> [What you need to do]: Within the data below, find the string "islanders" and return each line where it occurs.

> [Task input]:
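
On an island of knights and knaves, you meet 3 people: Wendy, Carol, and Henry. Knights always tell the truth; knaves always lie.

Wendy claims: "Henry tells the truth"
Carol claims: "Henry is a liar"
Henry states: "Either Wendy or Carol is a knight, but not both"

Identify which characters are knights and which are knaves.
Wendy is a knight.
Carol is a knave.
Henry is a knight.

Verification:
- Wendy (knight) says "Henry tells the truth" - this is TRUE because Henry is a knight.
- Carol (knave) says "Henry is a liar" - this is FALSE (a lie) because Henry is a knight.
- Henry (knight) says "Either Wendy or Carol is a knight, but not both" - this is TRUE because Wendy is a knight and Carol is a knave.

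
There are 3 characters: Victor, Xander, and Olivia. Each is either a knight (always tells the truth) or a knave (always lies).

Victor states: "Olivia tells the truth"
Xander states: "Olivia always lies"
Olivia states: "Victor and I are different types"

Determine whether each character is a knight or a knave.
Victor is a knave.
Xander is a knight.
Olivia is a knave.

Verification:
- Victor (knave) says "Olivia tells the truth" - this is FALSE (a lie) because Olivia is a knave.
- Xander (knight) says "Olivia always lies" - this is TRUE because Olivia is a knave.
- Olivia (knave) says "Victor and I are different types" - this is FALSE (a lie) because Olivia is a knave and Victor is a knave.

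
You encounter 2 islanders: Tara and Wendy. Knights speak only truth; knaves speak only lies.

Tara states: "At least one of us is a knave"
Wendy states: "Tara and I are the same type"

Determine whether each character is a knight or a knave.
Tara is a knight.
Wendy is a knave.

Verification:
- Tara (knight) says "At least one of us is a knave" - this is TRUE because Wendy is a knave.
- Wendy (knave) says "Tara and I are the same type" - this is FALSE (a lie) because Wendy is a knave and Tara is a knight.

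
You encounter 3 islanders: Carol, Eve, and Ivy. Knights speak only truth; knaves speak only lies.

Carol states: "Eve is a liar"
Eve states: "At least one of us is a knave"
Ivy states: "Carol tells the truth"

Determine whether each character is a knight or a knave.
Carol is a knave.
Eve is a knight.
Ivy is a knave.

Verification:
- Carol (knave) says "Eve is a liar" - this is FALSE (a lie) because Eve is a knight.
- Eve (knight) says "At least one of us is a knave" - this is TRUE because Carol and Ivy are knaves.
- Ivy (knave) says "Carol tells the truth" - this is FALSE (a lie) because Carol is a knave.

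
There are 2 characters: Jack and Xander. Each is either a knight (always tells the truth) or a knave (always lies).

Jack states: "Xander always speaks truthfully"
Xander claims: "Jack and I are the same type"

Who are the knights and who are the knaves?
Jack is a knight.
Xander is a knight.

Verification:
- Jack (knight) says "Xander always speaks truthfully" - this is TRUE because Xander is a knight.
- Xander (knight) says "Jack and I are the same type" - this is TRUE because Xander is a knight and Jack is a knight.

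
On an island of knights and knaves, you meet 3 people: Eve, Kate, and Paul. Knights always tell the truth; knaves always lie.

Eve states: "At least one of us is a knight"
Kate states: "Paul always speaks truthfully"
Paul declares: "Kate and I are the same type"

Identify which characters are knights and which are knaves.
Eve is a knight.
Kate is a knight.
Paul is a knight.

Verification:
- Eve (knight) says "At least one of us is a knight" - this is TRUE because Eve, Kate, and Paul are knights.
- Kate (knight) says "Paul always speaks truthfully" - this is TRUE because Paul is a knight.
- Paul (knight) says "Kate and I are the same type" - this is TRUE because Paul is a knight and Kate is a knight.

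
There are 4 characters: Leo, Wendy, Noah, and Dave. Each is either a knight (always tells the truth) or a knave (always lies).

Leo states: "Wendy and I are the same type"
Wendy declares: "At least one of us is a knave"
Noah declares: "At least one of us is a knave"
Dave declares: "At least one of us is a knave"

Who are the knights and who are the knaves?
Leo is a knave.
Wendy is a knight.
Noah is a knight.
Dave is a knight.

Verification:
- Leo (knave) says "Wendy and I are the same type" - this is FALSE (a lie) because Leo is a knave and Wendy is a knight.
- Wendy (knight) says "At least one of us is a knave" - this is TRUE because Leo is a knave.
- Noah (knight) says "At least one of us is a knave" - this is TRUE because Leo is a knave.
- Dave (knight) says "At least one of us is a knave" - this is TRUE because Leo is a knave.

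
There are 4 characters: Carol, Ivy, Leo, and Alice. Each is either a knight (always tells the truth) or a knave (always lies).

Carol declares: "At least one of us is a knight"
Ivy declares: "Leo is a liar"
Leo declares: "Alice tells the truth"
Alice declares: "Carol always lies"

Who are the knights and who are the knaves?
Carol is a knight.
Ivy is a knight.
Leo is a knave.
Alice is a knave.

Verification:
- Carol (knight) says "At least one of us is a knight" - this is TRUE because Carol and Ivy are knights.
- Ivy (knight) says "Leo is a liar" - this is TRUE because Leo is a knave.
- Leo (knave) says "Alice tells the truth" - this is FALSE (a lie) because Alice is a knave.
- Alice (knave) says "Carol always lies" - this is FALSE (a lie) because Carol is a knight.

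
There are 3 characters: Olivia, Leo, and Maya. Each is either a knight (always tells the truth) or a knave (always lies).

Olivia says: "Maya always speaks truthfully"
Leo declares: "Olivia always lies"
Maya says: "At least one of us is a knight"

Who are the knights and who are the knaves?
Olivia is a knight.
Leo is a knave.
Maya is a knight.

Verification:
- Olivia (knight) says "Maya always speaks truthfully" - this is TRUE because Maya is a knight.
- Leo (knave) says "Olivia always lies" - this is FALSE (a lie) because Olivia is a knight.
- Maya (knight) says "At least one of us is a knight" - this is TRUE because Olivia and Maya are knights.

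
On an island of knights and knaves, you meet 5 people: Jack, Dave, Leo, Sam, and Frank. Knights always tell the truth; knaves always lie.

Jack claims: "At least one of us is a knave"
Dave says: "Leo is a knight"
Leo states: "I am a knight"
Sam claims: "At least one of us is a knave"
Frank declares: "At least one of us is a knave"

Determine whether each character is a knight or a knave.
Jack is a knight.
Dave is a knave.
Leo is a knave.
Sam is a knight.
Frank is a knight.

Verification:
- Jack (knight) says "At least one of us is a knave" - this is TRUE because Dave and Leo are knaves.
- Dave (knave) says "Leo is a knight" - this is FALSE (a lie) because Leo is a knave.
- Leo (knave) says "I am a knight" - this is FALSE (a lie) because Leo is a knave.
- Sam (knight) says "At least one of us is a knave" - this is TRUE because Dave and Leo are knaves.
- Frank (knight) says "At least one of us is a knave" - this is TRUE because Dave and Leo are knaves.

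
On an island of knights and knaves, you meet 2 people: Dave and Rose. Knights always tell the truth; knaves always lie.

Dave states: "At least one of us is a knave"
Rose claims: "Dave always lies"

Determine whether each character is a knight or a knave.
Dave is a knight.
Rose is a knave.

Verification:
- Dave (knight) says "At least one of us is a knave" - this is TRUE because Rose is a knave.
- Rose (knave) says "Dave always lies" - this is FALSE (a lie) because Dave is a knight.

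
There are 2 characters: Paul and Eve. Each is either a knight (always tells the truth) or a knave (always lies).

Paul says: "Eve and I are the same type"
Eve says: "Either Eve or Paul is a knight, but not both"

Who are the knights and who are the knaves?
Paul is a knave.
Eve is a knight.

Verification:
- Paul (knave) says "Eve and I are the same type" - this is FALSE (a lie) because Paul is a knave and Eve is a knight.
- Eve (knight) says "Either Eve or Paul is a knight, but not both" - this is TRUE because Eve is a knight and Paul is a knave.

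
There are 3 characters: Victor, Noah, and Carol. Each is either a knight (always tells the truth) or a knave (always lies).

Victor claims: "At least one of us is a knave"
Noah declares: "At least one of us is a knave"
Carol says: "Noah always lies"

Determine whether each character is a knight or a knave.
Victor is a knight.
Noah is a knight.
Carol is a knave.

Verification:
- Victor (knight) says "At least one of us is a knave" - this is TRUE because Carol is a knave.
- Noah (knight) says "At least one of us is a knave" - this is TRUE because Carol is a knave.
- Carol (knave) says "Noah always lies" - this is FALSE (a lie) because Noah is a knight.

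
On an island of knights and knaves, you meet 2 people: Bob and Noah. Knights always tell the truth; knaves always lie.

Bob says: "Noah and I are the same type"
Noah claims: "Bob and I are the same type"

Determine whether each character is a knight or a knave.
Bob is a knight.
Noah is a knight.

Verification:
- Bob (knight) says "Noah and I are the same type" - this is TRUE because Bob is a knight and Noah is a knight.
- Noah (knight) says "Bob and I are the same type" - this is TRUE because Noah is a knight and Bob is a knight.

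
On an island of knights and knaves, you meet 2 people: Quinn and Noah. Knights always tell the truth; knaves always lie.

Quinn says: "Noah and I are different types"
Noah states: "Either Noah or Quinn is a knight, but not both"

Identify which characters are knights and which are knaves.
Quinn is a knave.
Noah is a knave.

Verification:
- Quinn (knave) says "Noah and I are different types" - this is FALSE (a lie) because Quinn is a knave and Noah is a knave.
- Noah (knave) says "Either Noah or Quinn is a knight, but not both" - this is FALSE (a lie) because Noah is a knave and Quinn is a knave.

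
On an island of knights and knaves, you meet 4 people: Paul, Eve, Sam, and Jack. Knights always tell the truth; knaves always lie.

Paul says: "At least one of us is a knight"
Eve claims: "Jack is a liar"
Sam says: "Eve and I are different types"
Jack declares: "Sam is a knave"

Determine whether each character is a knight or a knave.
Paul is a knight.
Eve is a knave.
Sam is a knave.
Jack is a knight.

Verification:
- Paul (knight) says "At least one of us is a knight" - this is TRUE because Paul and Jack are knights.
- Eve (knave) says "Jack is a liar" - this is FALSE (a lie) because Jack is a knight.
- Sam (knave) says "Eve and I are different types" - this is FALSE (a lie) because Sam is a knave and Eve is a knave.
- Jack (knight) says "Sam is a knave" - this is TRUE because Sam is a knave.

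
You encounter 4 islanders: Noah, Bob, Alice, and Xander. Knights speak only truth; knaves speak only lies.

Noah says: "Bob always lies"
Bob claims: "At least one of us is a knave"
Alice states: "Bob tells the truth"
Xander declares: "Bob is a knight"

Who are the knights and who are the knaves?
Noah is a knave.
Bob is a knight.
Alice is a knight.
Xander is a knight.

Verification:
- Noah (knave) says "Bob always lies" - this is FALSE (a lie) because Bob is a knight.
- Bob (knight) says "At least one of us is a knave" - this is TRUE because Noah is a knave.
- Alice (knight) says "Bob tells the truth" - this is TRUE because Bob is a knight.
- Xander (knight) says "Bob is a knight" - this is TRUE because Bob is a knight.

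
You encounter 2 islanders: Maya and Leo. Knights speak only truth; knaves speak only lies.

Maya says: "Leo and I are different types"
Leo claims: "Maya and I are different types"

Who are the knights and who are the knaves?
Maya is a knave.
Leo is a knave.

Verification:
- Maya (knave) says "Leo and I are different types" - this is FALSE (a lie) because Maya is a knave and Leo is a knave.
- Leo (knave) says "Maya and I are different types" - this is FALSE (a lie) because Leo is a knave and Maya is a knave.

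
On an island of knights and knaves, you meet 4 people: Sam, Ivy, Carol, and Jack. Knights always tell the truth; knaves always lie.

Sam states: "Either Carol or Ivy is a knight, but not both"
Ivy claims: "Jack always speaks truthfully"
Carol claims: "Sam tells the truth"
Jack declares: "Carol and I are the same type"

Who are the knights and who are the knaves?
Sam is a knight.
Ivy is a knave.
Carol is a knight.
Jack is a knave.

Verification:
- Sam (knight) says "Either Carol or Ivy is a knight, but not both" - this is TRUE because Carol is a knight and Ivy is a knave.
- Ivy (knave) says "Jack always speaks truthfully" - this is FALSE (a lie) because Jack is a knave.
- Carol (knight) says "Sam tells the truth" - this is TRUE because Sam is a knight.
- Jack (knave) says "Carol and I are the same type" - this is FALSE (a lie) because Jack is a knave and Carol is a knight.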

> [Output of the task]:
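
You encounter 2 islanders: Tara and Wendy. Knights speak only truth; knaves speak only lies.
You encounter 3 islanders: Carol, Eve, and Ivy. Knights speak only truth; knaves speak only lies.
You encounter 4 islanders: Noah, Bob, Alice, and Xander. Knights speak only truth; knaves speak only lies.
You encounter 2 islanders: Maya and Leo. Knights speak only truth; knaves speak only lies.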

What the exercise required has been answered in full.